Task statement
All lines of the material below that include the string "nonterminals" are to be copied.
**** Given data
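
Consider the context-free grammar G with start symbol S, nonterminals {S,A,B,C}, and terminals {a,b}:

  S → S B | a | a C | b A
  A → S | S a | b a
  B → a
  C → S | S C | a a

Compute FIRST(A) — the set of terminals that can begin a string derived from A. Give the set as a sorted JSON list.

Compute FIRST by fixpoint:
round 1:
  A via A→b a: +{b}
  B via B→a: +{a}
  C via C→a a: +{a}
  S via S→a: +{a}
  S via S→b A: +{b}
  FIRST[S]={a,b}  FIRST[A]={b}  FIRST[B]={a}  FIRST[C]={a}
round 2:
  A via A→S: +{a}
  C via C→S: +{b}
  FIRST[S]={a,b}  FIRST[A]={a,b}  FIRST[B]={a}  FIRST[C]={a,b}
round 3: (no change)
  FIRST[S]={a,b}  FIRST[A]={a,b}  FIRST[B]={a}  FIRST[C]={a,b}

FIRST(A) = ["a", "b"]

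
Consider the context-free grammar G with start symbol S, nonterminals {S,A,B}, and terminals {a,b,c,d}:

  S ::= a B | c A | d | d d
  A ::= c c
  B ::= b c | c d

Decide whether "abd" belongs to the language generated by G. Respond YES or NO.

Convert to CNF:
  S -> T0 A | T2 T2 | T3 B | d
  A -> T0 T0
  B -> T0 T2 | T1 T0
  T0 -> c
  T1 -> b
  T2 -> d
  T3 -> a

Fill CYK table bottom-up:
  [0..0]={T3}  "a"  orig:{}
  [1..1]={T1}  "b"  orig:{}
  [2..2]={S,T2}  "d"  orig:{S}
  [0..1]=∅  "ab"
  [1..2]=∅  "bd"
  [0..2]=∅  "abd"

S ∉ T[0,2] ⇒ NO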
********
Result
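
Consider the context-free grammar G with start symbol S, nonterminals {S,A,B,C}, and terminals {a,b}:
Consider the context-free grammar G with start symbol S, nonterminals {S,A,B}, and terminals {a,b,c,d}: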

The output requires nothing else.